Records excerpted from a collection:

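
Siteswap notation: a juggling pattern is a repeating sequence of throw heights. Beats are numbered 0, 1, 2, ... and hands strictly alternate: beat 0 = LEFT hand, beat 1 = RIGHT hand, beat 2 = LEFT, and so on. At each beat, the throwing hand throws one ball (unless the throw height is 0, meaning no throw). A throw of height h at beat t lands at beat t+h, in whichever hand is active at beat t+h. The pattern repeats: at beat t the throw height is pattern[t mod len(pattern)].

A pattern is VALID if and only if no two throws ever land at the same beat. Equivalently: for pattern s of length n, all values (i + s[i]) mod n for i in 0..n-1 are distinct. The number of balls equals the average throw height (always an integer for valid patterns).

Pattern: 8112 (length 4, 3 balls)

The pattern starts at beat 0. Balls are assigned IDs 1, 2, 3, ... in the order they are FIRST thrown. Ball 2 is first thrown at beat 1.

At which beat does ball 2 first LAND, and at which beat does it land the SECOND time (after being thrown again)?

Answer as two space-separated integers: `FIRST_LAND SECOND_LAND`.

Beat 0 (L): throw ball1 h=8 -> lands@8:L; in-air after throw: [b1@8:L]
Beat 1 (R): throw ball2 h=1 -> lands@2:L; in-air after throw: [b2@2:L b1@8:L]
Beat 2 (L): throw ball2 h=1 -> lands@3:R; in-air after throw: [b2@3:R b1@8:L]
Beat 3 (R): throw ball2 h=2 -> lands@5:R; in-air after throw: [b2@5:R b1@8:L]
Ball 2: thrown@1 h=1 -> first land @2; rethrown@2 h=1 -> second land @3

Answer: 2 3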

* _ABOUT THIS EXERCISE_: Exactly reproduce all of the entries.

* _EXERCISE ANSWER_:
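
Siteswap notation: a juggling pattern is a repeating sequence of throw heights. Beats are numbered 0, 1, 2, ... and hands strictly alternate: beat 0 = LEFT hand, beat 1 = RIGHT hand, beat 2 = LEFT, and so on. At each beat, the throwing hand throws one ball (unless the throw height is 0, meaning no throw). A throw of height h at beat t lands at beat t+h, in whichever hand is active at beat t+h. The pattern repeats: at beat t the throw height is pattern[t mod len(pattern)].

A pattern is VALID if and only if no two throws ever land at the same beat. Equivalently: for pattern s of length n, all values (i + s[i]) mod n for i in 0..n-1 are distinct. The number of balls equals the average throw height (always an integer for valid patterns).

Pattern: 8112 (length 4, 3 balls)

The pattern starts at beat 0. Balls are assigned IDs 1, 2, 3, ... in the order they are FIRST thrown. Ball 2 is first thrown at beat 1.

At which beat does ball 2 first LAND, and at which beat does it land the SECOND time (after being thrown again)?

Answer as two space-separated integers: `FIRST_LAND SECOND_LAND`.

Beat 0 (L): throw ball1 h=8 -> lands@8:L; in-air after throw: [b1@8:L]
Beat 1 (R): throw ball2 h=1 -> lands@2:L; in-air after throw: [b2@2:L b1@8:L]
Beat 2 (L): throw ball2 h=1 -> lands@3:R; in-air after throw: [b2@3:R b1@8:L]
Beat 3 (R): throw ball2 h=2 -> lands@5:R; in-air after throw: [b2@5:R b1@8:L]
Ball 2: thrown@1 h=1 -> first land @2; rethrown@2 h=1 -> second land @3

Answer: 2 3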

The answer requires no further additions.